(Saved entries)
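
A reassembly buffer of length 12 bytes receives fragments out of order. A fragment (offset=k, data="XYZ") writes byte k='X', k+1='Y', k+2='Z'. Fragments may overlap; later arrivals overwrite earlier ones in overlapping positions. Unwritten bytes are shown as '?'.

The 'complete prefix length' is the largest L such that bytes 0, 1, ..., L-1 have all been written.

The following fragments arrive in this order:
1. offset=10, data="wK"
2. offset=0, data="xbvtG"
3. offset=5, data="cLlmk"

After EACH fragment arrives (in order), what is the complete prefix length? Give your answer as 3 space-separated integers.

Answer: 0 5 12

Derivation:
Fragment 1: offset=10 data="wK" -> buffer=??????????wK -> prefix_len=0
Fragment 2: offset=0 data="xbvtG" -> buffer=xbvtG?????wK -> prefix_len=5
Fragment 3: offset=5 data="cLlmk" -> buffer=xbvtGcLlmkwK -> prefix_len=12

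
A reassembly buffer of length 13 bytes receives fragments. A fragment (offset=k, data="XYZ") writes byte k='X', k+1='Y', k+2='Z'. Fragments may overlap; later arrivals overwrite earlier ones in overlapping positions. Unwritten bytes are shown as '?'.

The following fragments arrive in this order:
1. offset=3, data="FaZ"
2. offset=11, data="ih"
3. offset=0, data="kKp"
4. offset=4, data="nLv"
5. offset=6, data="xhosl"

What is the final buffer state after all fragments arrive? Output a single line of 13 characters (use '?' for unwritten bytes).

Fragment 1: offset=3 data="FaZ" -> buffer=???FaZ???????
Fragment 2: offset=11 data="ih" -> buffer=???FaZ?????ih
Fragment 3: offset=0 data="kKp" -> buffer=kKpFaZ?????ih
Fragment 4: offset=4 data="nLv" -> buffer=kKpFnLv????ih
Fragment 5: offset=6 data="xhosl" -> buffer=kKpFnLxhoslih

Answer: kKpFnLxhoslih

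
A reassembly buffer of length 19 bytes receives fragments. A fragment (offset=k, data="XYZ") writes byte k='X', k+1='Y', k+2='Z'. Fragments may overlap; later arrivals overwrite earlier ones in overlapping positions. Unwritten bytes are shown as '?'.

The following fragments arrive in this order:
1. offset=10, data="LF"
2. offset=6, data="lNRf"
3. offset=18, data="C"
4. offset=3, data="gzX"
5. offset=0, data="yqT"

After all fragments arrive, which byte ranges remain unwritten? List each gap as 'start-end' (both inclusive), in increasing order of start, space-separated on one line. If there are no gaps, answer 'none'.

Answer: 12-17

Derivation:
Fragment 1: offset=10 len=2
Fragment 2: offset=6 len=4
Fragment 3: offset=18 len=1
Fragment 4: offset=3 len=3
Fragment 5: offset=0 len=3
Gaps: 12-17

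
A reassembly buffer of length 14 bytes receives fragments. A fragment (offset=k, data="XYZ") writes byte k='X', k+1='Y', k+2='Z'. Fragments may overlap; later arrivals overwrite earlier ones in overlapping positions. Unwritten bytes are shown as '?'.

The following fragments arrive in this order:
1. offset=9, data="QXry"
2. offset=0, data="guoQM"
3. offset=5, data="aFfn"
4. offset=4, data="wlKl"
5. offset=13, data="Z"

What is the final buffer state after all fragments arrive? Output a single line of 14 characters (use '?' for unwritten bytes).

Answer: guoQwlKlnQXryZ

Derivation:
Fragment 1: offset=9 data="QXry" -> buffer=?????????QXry?
Fragment 2: offset=0 data="guoQM" -> buffer=guoQM????QXry?
Fragment 3: offset=5 data="aFfn" -> buffer=guoQMaFfnQXry?
Fragment 4: offset=4 data="wlKl" -> buffer=guoQwlKlnQXry?
Fragment 5: offset=13 data="Z" -> buffer=guoQwlKlnQXryZ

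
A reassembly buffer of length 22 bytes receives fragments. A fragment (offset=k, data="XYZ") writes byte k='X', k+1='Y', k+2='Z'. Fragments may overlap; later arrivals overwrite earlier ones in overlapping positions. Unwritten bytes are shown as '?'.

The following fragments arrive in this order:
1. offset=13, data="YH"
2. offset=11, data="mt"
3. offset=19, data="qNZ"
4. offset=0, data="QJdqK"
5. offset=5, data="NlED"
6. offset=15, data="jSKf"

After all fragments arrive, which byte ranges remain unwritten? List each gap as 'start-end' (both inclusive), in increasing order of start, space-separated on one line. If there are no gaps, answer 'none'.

Fragment 1: offset=13 len=2
Fragment 2: offset=11 len=2
Fragment 3: offset=19 len=3
Fragment 4: offset=0 len=5
Fragment 5: offset=5 len=4
Fragment 6: offset=15 len=4
Gaps: 9-10

Answer: 9-10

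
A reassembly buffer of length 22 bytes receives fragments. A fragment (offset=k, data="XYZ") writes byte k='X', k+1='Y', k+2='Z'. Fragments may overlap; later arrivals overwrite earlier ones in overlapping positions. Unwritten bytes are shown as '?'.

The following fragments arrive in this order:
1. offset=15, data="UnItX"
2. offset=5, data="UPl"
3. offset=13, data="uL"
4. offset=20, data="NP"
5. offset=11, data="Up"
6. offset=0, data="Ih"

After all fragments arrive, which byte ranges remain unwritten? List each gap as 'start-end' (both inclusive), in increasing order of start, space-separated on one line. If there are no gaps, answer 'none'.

Answer: 2-4 8-10

Derivation:
Fragment 1: offset=15 len=5
Fragment 2: offset=5 len=3
Fragment 3: offset=13 len=2
Fragment 4: offset=20 len=2
Fragment 5: offset=11 len=2
Fragment 6: offset=0 len=2
Gaps: 2-4 8-10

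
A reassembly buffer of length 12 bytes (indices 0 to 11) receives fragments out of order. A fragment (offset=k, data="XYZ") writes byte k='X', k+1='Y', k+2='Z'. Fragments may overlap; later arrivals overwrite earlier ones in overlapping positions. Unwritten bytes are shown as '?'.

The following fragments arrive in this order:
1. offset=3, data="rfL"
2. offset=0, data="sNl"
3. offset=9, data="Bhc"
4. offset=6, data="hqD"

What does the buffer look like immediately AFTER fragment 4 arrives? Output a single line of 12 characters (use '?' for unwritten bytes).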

**Prompt:** The full set of entries above should be given again exactly.

**Output below:**
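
A reassembly buffer of length 12 bytes receives fragments out of order. A fragment (offset=k, data="XYZ") writes byte k='X', k+1='Y', k+2='Z'. Fragments may overlap; later arrivals overwrite earlier ones in overlapping positions. Unwritten bytes are shown as '?'.

The 'complete prefix length' is the largest L such that bytes 0, 1, ..., L-1 have all been written.

The following fragments arrive in this order:
1. offset=10, data="wK"
2. offset=0, data="xbvtG"
3. offset=5, data="cLlmk"

After EACH fragment arrives (in order), what is the complete prefix length? Give your answer as 3 space-separated integers.

Answer: 0 5 12

Derivation:
Fragment 1: offset=10 data="wK" -> buffer=??????????wK -> prefix_len=0
Fragment 2: offset=0 data="xbvtG" -> buffer=xbvtG?????wK -> prefix_len=5
Fragment 3: offset=5 data="cLlmk" -> buffer=xbvtGcLlmkwK -> prefix_len=12

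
A reassembly buffer of length 13 bytes receives fragments. A fragment (offset=k, data="XYZ") writes byte k='X', k+1='Y', k+2='Z'. Fragments may overlap; later arrivals overwrite earlier ones in overlapping positions. Unwritten bytes are shown as '?'.

The following fragments arrive in this order:
1. offset=3, data="FaZ"
2. offset=11, data="ih"
3. offset=0, data="kKp"
4. offset=4, data="nLv"
5. offset=6, data="xhosl"

What is the final buffer state after all fragments arrive? Output a single line of 13 characters (use '?' for unwritten bytes).

Fragment 1: offset=3 data="FaZ" -> buffer=???FaZ???????
Fragment 2: offset=11 data="ih" -> buffer=???FaZ?????ih
Fragment 3: offset=0 data="kKp" -> buffer=kKpFaZ?????ih
Fragment 4: offset=4 data="nLv" -> buffer=kKpFnLv????ih
Fragment 5: offset=6 data="xhosl" -> buffer=kKpFnLxhoslih

Answer: kKpFnLxhoslih

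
A reassembly buffer of length 19 bytes receives fragments. A fragment (offset=k, data="XYZ") writes byte k='X', k+1='Y', k+2='Z'. Fragments may overlap; later arrivals overwrite earlier ones in overlapping positions. Unwritten bytes are shown as '?'.

The following fragments arrive in this order:
1. offset=10, data="LF"
2. offset=6, data="lNRf"
3. offset=18, data="C"
4. offset=3, data="gzX"
5. offset=0, data="yqT"

After all fragments arrive, which byte ranges remain unwritten? List each gap as 'start-end' (both inclusive), in increasing order of start, space-separated on one line. If there are no gaps, answer 'none'.

Answer: 12-17

Derivation:
Fragment 1: offset=10 len=2
Fragment 2: offset=6 len=4
Fragment 3: offset=18 len=1
Fragment 4: offset=3 len=3
Fragment 5: offset=0 len=3
Gaps: 12-17

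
A reassembly buffer of length 14 bytes receives fragments. A fragment (offset=k, data="XYZ") writes byte k='X', k+1='Y', k+2='Z'. Fragments may overlap; later arrivals overwrite earlier ones in overlapping positions. Unwritten bytes are shown as '?'.

The following fragments arrive in this order:
1. offset=9, data="QXry"
2. offset=0, data="guoQM"
3. offset=5, data="aFfn"
4. offset=4, data="wlKl"
5. offset=13, data="Z"

What is the final buffer state after all fragments arrive? Output a single line of 14 characters (use '?' for unwritten bytes).

Answer: guoQwlKlnQXryZ

Derivation:
Fragment 1: offset=9 data="QXry" -> buffer=?????????QXry?
Fragment 2: offset=0 data="guoQM" -> buffer=guoQM????QXry?
Fragment 3: offset=5 data="aFfn" -> buffer=guoQMaFfnQXry?
Fragment 4: offset=4 data="wlKl" -> buffer=guoQwlKlnQXry?
Fragment 5: offset=13 data="Z" -> buffer=guoQwlKlnQXryZ

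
A reassembly buffer of length 22 bytes receives fragments. A fragment (offset=k, data="XYZ") writes byte k='X', k+1='Y', k+2='Z'. Fragments may overlap; later arrivals overwrite earlier ones in overlapping positions. Unwritten bytes are shown as '?'.

The following fragments arrive in this order:
1. offset=13, data="YH"
2. offset=11, data="mt"
3. offset=19, data="qNZ"
4. offset=0, data="QJdqK"
5. offset=5, data="NlED"
6. offset=15, data="jSKf"

After all fragments arrive, which byte ranges remain unwritten? List each gap as 'start-end' (both inclusive), in increasing order of start, space-separated on one line. If there are no gaps, answer 'none'.

Fragment 1: offset=13 len=2
Fragment 2: offset=11 len=2
Fragment 3: offset=19 len=3
Fragment 4: offset=0 len=5
Fragment 5: offset=5 len=4
Fragment 6: offset=15 len=4
Gaps: 9-10

Answer: 9-10

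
A reassembly buffer of length 22 bytes receives fragments. A fragment (offset=k, data="XYZ") writes byte k='X', k+1='Y', k+2='Z'. Fragments may overlap; later arrivals overwrite earlier ones in overlapping positions. Unwritten bytes are shown as '?'.

The following fragments arrive in this order:
1. offset=15, data="UnItX"
2. offset=5, data="UPl"
3. offset=13, data="uL"
4. offset=20, data="NP"
5. offset=11, data="Up"
6. offset=0, data="Ih"

After all fragments arrive, which byte ranges remain unwritten? List each gap as 'start-end' (both inclusive), in increasing order of start, space-separated on one line. If there are no gaps, answer 'none'.

Answer: 2-4 8-10

Derivation:
Fragment 1: offset=15 len=5
Fragment 2: offset=5 len=3
Fragment 3: offset=13 len=2
Fragment 4: offset=20 len=2
Fragment 5: offset=11 len=2
Fragment 6: offset=0 len=2
Gaps: 2-4 8-10

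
A reassembly buffer of length 12 bytes (indices 0 to 11) receives fragments out of order. A fragment (offset=k, data="XYZ") writes byte k='X', k+1='Y', k+2='Z'. Fragments may overlap; later arrivals overwrite earlier ones in overlapping positions. Unwritten bytes are shown as '?'.

The following fragments arrive in this order:
1. offset=3, data="rfL"
2. offset=0, data="sNl"
3. offset=9, data="Bhc"
4. offset=6, data="hqD"

What does the buffer look like immediately AFTER fragment 4 arrives? Output a single line of 12 characters (use '?' for unwritten bytes).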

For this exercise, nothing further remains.